Stored items:
....

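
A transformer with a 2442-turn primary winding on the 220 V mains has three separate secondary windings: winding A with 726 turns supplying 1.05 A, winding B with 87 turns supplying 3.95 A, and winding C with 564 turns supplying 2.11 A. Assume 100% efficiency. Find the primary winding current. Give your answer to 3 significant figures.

I_p ≈ 0.940 A

V_A = 220 × 726/2442 = 65.405 V; V_B = 220 × 87/2442 = 7.8378 V; V_C = 220 × 564/2442 = 50.811 V.
P_out = V_A I_A + V_B I_B + V_C I_C = 65.405×1.05 + 7.8378×3.95 + 50.811×2.11 = 68.676 + 30.959 + 107.21 = 206.85 W.
Ideal ⇒ P_in = P_out, so I_p = P_out/V_p = 206.85/220 = 0.940 A.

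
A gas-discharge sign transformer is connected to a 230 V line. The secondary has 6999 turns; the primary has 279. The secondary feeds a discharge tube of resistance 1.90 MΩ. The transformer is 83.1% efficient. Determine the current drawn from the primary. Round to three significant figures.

V_s = 230 × 6999/279 = 5769.8 V.
I_s = V_s/R = 5769.8/(1.90×10^6) = 0.0030367 A.
P_out = V_s I_s = 5769.8 × 0.0030367 = 17.521 W.
P_in = P_out/η = 17.521/0.831 = 21.085 W.
I_p = P_in/V_p = 21.085/230 = 0.0917 A.

I_p ≈ 0.0917 A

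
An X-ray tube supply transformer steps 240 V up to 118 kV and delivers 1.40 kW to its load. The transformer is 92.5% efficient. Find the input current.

I_in ≈ 6.31 A

P_in = P_out/η = 1400/0.925 = 1513.5 W.
I_in = P_in/V_in = 1513.5/240 = 6.31 A.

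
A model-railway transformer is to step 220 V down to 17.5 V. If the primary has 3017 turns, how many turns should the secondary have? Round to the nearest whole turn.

N_s = 240 turns

N_s/N_p = V_s/V_p, so N_s = 3017 × 17.5/220 = 240.0 ≈ 240 turns.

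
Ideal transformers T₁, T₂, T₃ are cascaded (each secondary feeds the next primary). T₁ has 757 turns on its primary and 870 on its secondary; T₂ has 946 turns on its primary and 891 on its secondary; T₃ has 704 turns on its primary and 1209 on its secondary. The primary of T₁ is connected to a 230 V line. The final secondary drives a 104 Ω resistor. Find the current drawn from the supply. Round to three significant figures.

After T₁: V = 230.00 × 870/757 = 264.33 V.
After T₂: V = 264.33 × 891/946 = 248.96 V.
After T₃: V = 248.96 × 1209/704 = 427.55 V.
I_load = 427.55/104 = 4.1111 A, so P_out = 427.55 × 4.1111 = 1757.7 W.
All ideal ⇒ P_in = P_out, so I_supply = 1757.7/230 = 7.64 A.

I_supply ≈ 7.64 A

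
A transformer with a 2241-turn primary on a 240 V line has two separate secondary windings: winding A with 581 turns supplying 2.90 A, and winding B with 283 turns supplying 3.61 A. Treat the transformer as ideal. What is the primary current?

V_A = 240 × 581/2241 = 62.222 V; V_B = 240 × 283/2241 = 30.308 V.
P_out = V_A I_A + V_B I_B = 62.222×2.90 + 30.308×3.61 = 180.44 + 109.41 = 289.86 W.
Ideal ⇒ P_in = P_out, so I_p = P_out/V_p = 289.86/240 = 1.21 A.

I_p ≈ 1.21 A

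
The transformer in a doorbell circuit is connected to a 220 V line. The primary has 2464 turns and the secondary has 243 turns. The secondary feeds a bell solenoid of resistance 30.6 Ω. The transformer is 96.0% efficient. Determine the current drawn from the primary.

I_p ≈ 0.0728 A

V_s = 220 × 243/2464 = 21.696 V.
I_s = V_s/R = 21.696/30.6 = 0.70903 A.
P_out = V_s I_s = 21.696 × 0.70903 = 15.383 W.
P_in = P_out/η = 15.383/0.960 = 16.024 W.
I_p = P_in/V_p = 16.024/220 = 0.0728 A.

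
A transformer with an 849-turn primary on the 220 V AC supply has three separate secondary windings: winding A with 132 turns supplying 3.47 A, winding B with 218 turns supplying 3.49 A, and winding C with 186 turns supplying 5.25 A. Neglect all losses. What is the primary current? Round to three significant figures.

I_p ≈ 2.59 A

V_A = 220 × 132/849 = 34.205 V; V_B = 220 × 218/849 = 56.490 V; V_C = 220 × 186/849 = 48.198 V.
P_out = V_A I_A + V_B I_B + V_C I_C = 34.205×3.47 + 56.490×3.49 + 48.198×5.25 = 118.69 + 197.15 + 253.04 = 568.88 W.
Ideal ⇒ P_in = P_out, so I_p = P_out/V_p = 568.88/220 = 2.59 A.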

....

**About this exercise**
An exact copy of the lines from the one with "A transformer with a 2241-turn" through the final line of the entries is the whole answer.

**Response**
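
A transformer with a 2241-turn primary on a 240 V line has two separate secondary windings: winding A with 581 turns supplying 2.90 A, and winding B with 283 turns supplying 3.61 A. Treat the transformer as ideal. What is the primary current?

V_A = 240 × 581/2241 = 62.222 V; V_B = 240 × 283/2241 = 30.308 V.
P_out = V_A I_A + V_B I_B = 62.222×2.90 + 30.308×3.61 = 180.44 + 109.41 = 289.86 W.
Ideal ⇒ P_in = P_out, so I_p = P_out/V_p = 289.86/240 = 1.21 A.

I_p ≈ 1.21 A

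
The transformer in a doorbell circuit is connected to a 220 V line. The primary has 2464 turns and the secondary has 243 turns. The secondary feeds a bell solenoid of resistance 30.6 Ω. The transformer is 96.0% efficient. Determine the current drawn from the primary.

I_p ≈ 0.0728 A

V_s = 220 × 243/2464 = 21.696 V.
I_s = V_s/R = 21.696/30.6 = 0.70903 A.
P_out = V_s I_s = 21.696 × 0.70903 = 15.383 W.
P_in = P_out/η = 15.383/0.960 = 16.024 W.
I_p = P_in/V_p = 16.024/220 = 0.0728 A.

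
A transformer with an 849-turn primary on the 220 V AC supply has three separate secondary windings: winding A with 132 turns supplying 3.47 A, winding B with 218 turns supplying 3.49 A, and winding C with 186 turns supplying 5.25 A. Neglect all losses. What is the primary current? Round to three significant figures.

I_p ≈ 2.59 A

V_A = 220 × 132/849 = 34.205 V; V_B = 220 × 218/849 = 56.490 V; V_C = 220 × 186/849 = 48.198 V.
P_out = V_A I_A + V_B I_B + V_C I_C = 34.205×3.47 + 56.490×3.49 + 48.198×5.25 = 118.69 + 197.15 + 253.04 = 568.88 W.
Ideal ⇒ P_in = P_out, so I_p = P_out/V_p = 568.88/220 = 2.59 A.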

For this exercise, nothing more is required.